▶ [EXERCISE INSTRUCTIONS]:
Return the material unaltered, line by line.

▶ [ENTRIES PROVIDED]:
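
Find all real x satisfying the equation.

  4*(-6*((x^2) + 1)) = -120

Step 1. [4*(-6*((x^2) + 1)) = -120] 4 out front; divide by 4. So div: -6*((x^2) + 1) = -30.
Step 2. [-6*((x^2) + 1) = -30] divide by the outer -6 ⇒ div: (x^2) + 1 = 5.
Step 3. [(x^2) + 1 = 5] +1 is outermost — subtract 1 both sides, so sub: x^2 = 4.
Step 4. [x^2 = 4] √ both sides: 4 ≥ 0 gives two branches ⇒ sqrt: x = 2 or -2.

Answer: x ∈ {-2, 2}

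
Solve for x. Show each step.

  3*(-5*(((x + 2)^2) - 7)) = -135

Step 1. [3*(-5*(((x + 2)^2) - 7)) = -135] 3 out front; divide by 3, so div: -5*(((x + 2)^2) - 7) = -45.
Step 2. [-5*(((x + 2)^2) - 7) = -45] divide by the outer -5. So div: ((x + 2)^2) - 7 = 9.
Step 3. [((x + 2)^2) - 7 = 9] the outer -7 inverts by adding 7, so sub: (x + 2)^2 = 16.
Step 4. [(x + 2)^2 = 16] √ both sides: 16 ≥ 0 gives two branches. So sqrt: x + 2 = 4 or -4.
Step 5. [x + 2 = 4 or -4] +2 is outermost — subtract 2 both sides, so sub: x = 2 or -6.

Answer: x ∈ {-6, 2}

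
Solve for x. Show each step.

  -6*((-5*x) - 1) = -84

Step 1. [-6*((-5*x) - 1) = -84] -6·(inner) — divide through by -6 ⇒ div: (-5*x) - 1 = 14.
Step 2. [(-5*x) - 1 = 14] peel the -1: add 1 from each side. So sub: -5*x = 15.
Step 3. [-5*x = 15] leading coefficient -5: divide by -5. So div: x = -3.

Answer: x ∈ {-3}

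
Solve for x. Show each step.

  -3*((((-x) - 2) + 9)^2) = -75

Step 1. [-3*((((-x) - 2) + 9)^2) = -75] -3 out front; divide by -3, so div: (((-x) - 2) + 9)^2 = 25.
Step 2. [(((-x) - 2) + 9)^2 = 25] 25 ≥ 0, LHS is (·)² — take ±√. So sqrt: ((-x) - 2) + 9 = 5 or -5.
Step 3. [((-x) - 2) + 9 = 5 or -5] peel the +9: subtract 9 from each side ⇒ sub: (-x) - 2 = -4 or -14.
Step 4. [(-x) - 2 = -4 or -14] peel the -2: add 2 from each side. So sub: -x = -2 or -12.
Step 5. [-x = -2 or -12] leading − — multiply by −1, so neg: x = 2 or 12.

Answer: x ∈ {2, 12}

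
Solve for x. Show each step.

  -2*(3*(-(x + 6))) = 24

Step 1. [-2*(3*(-(x + 6))) = 24] leading coefficient -2: divide by -2, so div: 3*(-(x + 6)) = -12.
Step 2. [3*(-(x + 6)) = -12] leading coefficient 3: divide by 3. So div: -(x + 6) = -4.
Step 3. [-(x + 6) = -4] leading − — multiply by −1 ⇒ neg: x + 6 = 4.
Step 4. [x + 6 = 4] subtract 6: x sits inside (… + 6). So sub: x = -2.

Answer: x ∈ {-2}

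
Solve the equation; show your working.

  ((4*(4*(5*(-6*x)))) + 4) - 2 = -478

Step 1. [((4*(4*(5*(-6*x)))) + 4) - 2 = -478] 2 comes off first (add 2). So sub: (4*(4*(5*(-6*x)))) + 4 = -476.
Step 2. [(4*(4*(5*(-6*x)))) + 4 = -476] 4 divides every term; factor it out ⇒ factor: (4*(5*(-6*x))) + 1 = -119.
Step 3. [(4*(5*(-6*x))) + 1 = -119] subtract 1: x sits inside (… + 1), so sub: 4*(5*(-6*x)) = -120.
Step 4. [4*(5*(-6*x)) = -120] leading coefficient 4: divide by 4. So div: 5*(-6*x) = -30.
Step 5. [5*(-6*x) = -30] 5·(inner) — divide through by 5, so div: -6*x = -6.
Step 6. [-6*x = -6] leading coefficient -6: divide by -6, so div: x = 1.

Answer: x ∈ {1}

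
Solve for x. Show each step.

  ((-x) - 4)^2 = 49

Step 1. [((-x) - 4)^2 = 49] LHS squared, RHS 49 ≥ 0: apply √ (±). So sqrt: (-x) - 4 = 7 or -7.
Step 2. [(-x) - 4 = 7 or -7] -4 is outermost — add 4 both sides, so sub: -x = 11 or -3.
Step 3. [-x = 11 or -3] flip signs both sides, so neg: x = -11 or 3.

Answer: x ∈ {-11, 3}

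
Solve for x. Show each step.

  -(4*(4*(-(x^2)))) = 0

Step 1. [-(4*(4*(-(x^2)))) = 0] LHS negated; negate both sides ⇒ neg: 4*(4*(-(x^2))) = 0.
Step 2. [4*(4*(-(x^2))) = 0] divide by the outer 4 ⇒ div: 4*(-(x^2)) = 0.
Step 3. [4*(-(x^2)) = 0] 4·(inner) — divide through by 4. So div: -(x^2) = 0.
Step 4. [-(x^2) = 0] flip signs both sides, so neg: x^2 = 0.
Step 5. [x^2 = 0] LHS squared, RHS 0 ≥ 0: apply √ (±), so sqrt: x = 0.

Answer: x ∈ {0}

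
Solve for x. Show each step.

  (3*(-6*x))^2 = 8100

Step 1. [(3*(-6*x))^2 = 8100] 8100 ≥ 0, LHS is (·)² — take ±√, so sqrt: 3*(-6*x) = 90 or -90.
Step 2. [3*(-6*x) = 90 or -90] LHS = 3·(…); ÷3 both sides. So div: -6*x = 30 or -30.
Step 3. [-6*x = 30 or -30] divide by the outer -6. So div: x = -5 or 5.

Answer: x ∈ {-5, 5}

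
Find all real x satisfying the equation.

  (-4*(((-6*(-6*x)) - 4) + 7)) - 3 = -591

Step 1. [(-4*(((-6*(-6*x)) - 4) + 7)) - 3 = -591] -3 is outermost — add 3 both sides. So sub: -4*(((-6*(-6*x)) - 4) + 7) = -588.
Step 2. [-4*(((-6*(-6*x)) - 4) + 7) = -588] LHS = -4·(…); ÷-4 both sides, so div: ((-6*(-6*x)) - 4) + 7 = 147.
Step 3. [((-6*(-6*x)) - 4) + 7 = 147] +7 is outermost — subtract 7 both sides. So sub: (-6*(-6*x)) - 4 = 140.
Step 4. [(-6*(-6*x)) - 4 = 140] -4 is outermost — add 4 both sides. So sub: -6*(-6*x) = 144.
Step 5. [-6*(-6*x) = 144] LHS = -6·(…); ÷-6 both sides, so div: -6*x = -24.
Step 6. [-6*x = -24] -6 out front; divide by -6. So div: x = 4.

Answer: x ∈ {4}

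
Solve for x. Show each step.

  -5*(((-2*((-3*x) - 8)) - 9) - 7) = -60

Step 1. [-5*(((-2*((-3*x) - 8)) - 9) - 7) = -60] -5·(inner) — divide through by -5, so div: ((-2*((-3*x) - 8)) - 9) - 7 = 12.
Step 2. [((-2*((-3*x) - 8)) - 9) - 7 = 12] 7 comes off first (add 7), so sub: (-2*((-3*x) - 8)) - 9 = 19.
Step 3. [(-2*((-3*x) - 8)) - 9 = 19] peel the -9: add 9 from each side, so sub: -2*((-3*x) - 8) = 28.
Step 4. [-2*((-3*x) - 8) = 28] LHS = -2·(…); ÷-2 both sides ⇒ div: (-3*x) - 8 = -14.
Step 5. [(-3*x) - 8 = -14] -8 is outermost — add 8 both sides, so sub: -3*x = -6.
Step 6. [-3*x = -6] -3·(inner) — divide through by -3. So div: x = 2.

Answer: x ∈ {2}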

▶ [RESPONSE BOX]:
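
Find all real x satisfying the equation.

  4*(-6*((x^2) + 1)) = -120

Step 1. [4*(-6*((x^2) + 1)) = -120] 4 out front; divide by 4. So div: -6*((x^2) + 1) = -30.
Step 2. [-6*((x^2) + 1) = -30] divide by the outer -6 ⇒ div: (x^2) + 1 = 5.
Step 3. [(x^2) + 1 = 5] +1 is outermost — subtract 1 both sides, so sub: x^2 = 4.
Step 4. [x^2 = 4] √ both sides: 4 ≥ 0 gives two branches ⇒ sqrt: x = 2 or -2.

Answer: x ∈ {-2, 2}

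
Solve for x. Show each step.

  3*(-5*(((x + 2)^2) - 7)) = -135

Step 1. [3*(-5*(((x + 2)^2) - 7)) = -135] 3 out front; divide by 3, so div: -5*(((x + 2)^2) - 7) = -45.
Step 2. [-5*(((x + 2)^2) - 7) = -45] divide by the outer -5. So div: ((x + 2)^2) - 7 = 9.
Step 3. [((x + 2)^2) - 7 = 9] the outer -7 inverts by adding 7, so sub: (x + 2)^2 = 16.
Step 4. [(x + 2)^2 = 16] √ both sides: 16 ≥ 0 gives two branches. So sqrt: x + 2 = 4 or -4.
Step 5. [x + 2 = 4 or -4] +2 is outermost — subtract 2 both sides, so sub: x = 2 or -6.

Answer: x ∈ {-6, 2}

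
Solve for x. Show each step.

  -6*((-5*x) - 1) = -84

Step 1. [-6*((-5*x) - 1) = -84] -6·(inner) — divide through by -6 ⇒ div: (-5*x) - 1 = 14.
Step 2. [(-5*x) - 1 = 14] peel the -1: add 1 from each side. So sub: -5*x = 15.
Step 3. [-5*x = 15] leading coefficient -5: divide by -5. So div: x = -3.

Answer: x ∈ {-3}

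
Solve for x. Show each step.

  -3*((((-x) - 2) + 9)^2) = -75

Step 1. [-3*((((-x) - 2) + 9)^2) = -75] -3 out front; divide by -3, so div: (((-x) - 2) + 9)^2 = 25.
Step 2. [(((-x) - 2) + 9)^2 = 25] 25 ≥ 0, LHS is (·)² — take ±√. So sqrt: ((-x) - 2) + 9 = 5 or -5.
Step 3. [((-x) - 2) + 9 = 5 or -5] peel the +9: subtract 9 from each side ⇒ sub: (-x) - 2 = -4 or -14.
Step 4. [(-x) - 2 = -4 or -14] peel the -2: add 2 from each side. So sub: -x = -2 or -12.
Step 5. [-x = -2 or -12] leading − — multiply by −1, so neg: x = 2 or 12.

Answer: x ∈ {2, 12}

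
Solve for x. Show each step.

  -2*(3*(-(x + 6))) = 24

Step 1. [-2*(3*(-(x + 6))) = 24] leading coefficient -2: divide by -2, so div: 3*(-(x + 6)) = -12.
Step 2. [3*(-(x + 6)) = -12] leading coefficient 3: divide by 3. So div: -(x + 6) = -4.
Step 3. [-(x + 6) = -4] leading − — multiply by −1 ⇒ neg: x + 6 = 4.
Step 4. [x + 6 = 4] subtract 6: x sits inside (… + 6). So sub: x = -2.

Answer: x ∈ {-2}

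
Solve the equation; show your working.

  ((4*(4*(5*(-6*x)))) + 4) - 2 = -478

Step 1. [((4*(4*(5*(-6*x)))) + 4) - 2 = -478] 2 comes off first (add 2). So sub: (4*(4*(5*(-6*x)))) + 4 = -476.
Step 2. [(4*(4*(5*(-6*x)))) + 4 = -476] 4 divides every term; factor it out ⇒ factor: (4*(5*(-6*x))) + 1 = -119.
Step 3. [(4*(5*(-6*x))) + 1 = -119] subtract 1: x sits inside (… + 1), so sub: 4*(5*(-6*x)) = -120.
Step 4. [4*(5*(-6*x)) = -120] leading coefficient 4: divide by 4. So div: 5*(-6*x) = -30.
Step 5. [5*(-6*x) = -30] 5·(inner) — divide through by 5, so div: -6*x = -6.
Step 6. [-6*x = -6] leading coefficient -6: divide by -6, so div: x = 1.

Answer: x ∈ {1}

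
Solve for x. Show each step.

  ((-x) - 4)^2 = 49

Step 1. [((-x) - 4)^2 = 49] LHS squared, RHS 49 ≥ 0: apply √ (±). So sqrt: (-x) - 4 = 7 or -7.
Step 2. [(-x) - 4 = 7 or -7] -4 is outermost — add 4 both sides, so sub: -x = 11 or -3.
Step 3. [-x = 11 or -3] flip signs both sides, so neg: x = -11 or 3.

Answer: x ∈ {-11, 3}

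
Solve for x. Show each step.

  -(4*(4*(-(x^2)))) = 0

Step 1. [-(4*(4*(-(x^2)))) = 0] LHS negated; negate both sides ⇒ neg: 4*(4*(-(x^2))) = 0.
Step 2. [4*(4*(-(x^2))) = 0] divide by the outer 4 ⇒ div: 4*(-(x^2)) = 0.
Step 3. [4*(-(x^2)) = 0] 4·(inner) — divide through by 4. So div: -(x^2) = 0.
Step 4. [-(x^2) = 0] flip signs both sides, so neg: x^2 = 0.
Step 5. [x^2 = 0] LHS squared, RHS 0 ≥ 0: apply √ (±), so sqrt: x = 0.

Answer: x ∈ {0}

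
Solve for x. Show each step.

  (3*(-6*x))^2 = 8100

Step 1. [(3*(-6*x))^2 = 8100] 8100 ≥ 0, LHS is (·)² — take ±√, so sqrt: 3*(-6*x) = 90 or -90.
Step 2. [3*(-6*x) = 90 or -90] LHS = 3·(…); ÷3 both sides. So div: -6*x = 30 or -30.
Step 3. [-6*x = 30 or -30] divide by the outer -6. So div: x = -5 or 5.

Answer: x ∈ {-5, 5}

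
Find all real x satisfying the equation.

  (-4*(((-6*(-6*x)) - 4) + 7)) - 3 = -591

Step 1. [(-4*(((-6*(-6*x)) - 4) + 7)) - 3 = -591] -3 is outermost — add 3 both sides. So sub: -4*(((-6*(-6*x)) - 4) + 7) = -588.
Step 2. [-4*(((-6*(-6*x)) - 4) + 7) = -588] LHS = -4·(…); ÷-4 both sides, so div: ((-6*(-6*x)) - 4) + 7 = 147.
Step 3. [((-6*(-6*x)) - 4) + 7 = 147] +7 is outermost — subtract 7 both sides. So sub: (-6*(-6*x)) - 4 = 140.
Step 4. [(-6*(-6*x)) - 4 = 140] -4 is outermost — add 4 both sides. So sub: -6*(-6*x) = 144.
Step 5. [-6*(-6*x) = 144] LHS = -6·(…); ÷-6 both sides, so div: -6*x = -24.
Step 6. [-6*x = -24] -6 out front; divide by -6. So div: x = 4.

Answer: x ∈ {4}

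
Solve for x. Show each step.

  -5*(((-2*((-3*x) - 8)) - 9) - 7) = -60

Step 1. [-5*(((-2*((-3*x) - 8)) - 9) - 7) = -60] -5·(inner) — divide through by -5, so div: ((-2*((-3*x) - 8)) - 9) - 7 = 12.
Step 2. [((-2*((-3*x) - 8)) - 9) - 7 = 12] 7 comes off first (add 7), so sub: (-2*((-3*x) - 8)) - 9 = 19.
Step 3. [(-2*((-3*x) - 8)) - 9 = 19] peel the -9: add 9 from each side, so sub: -2*((-3*x) - 8) = 28.
Step 4. [-2*((-3*x) - 8) = 28] LHS = -2·(…); ÷-2 both sides ⇒ div: (-3*x) - 8 = -14.
Step 5. [(-3*x) - 8 = -14] -8 is outermost — add 8 both sides, so sub: -3*x = -6.
Step 6. [-3*x = -6] -3·(inner) — divide through by -3. So div: x = 2.

Answer: x ∈ {2}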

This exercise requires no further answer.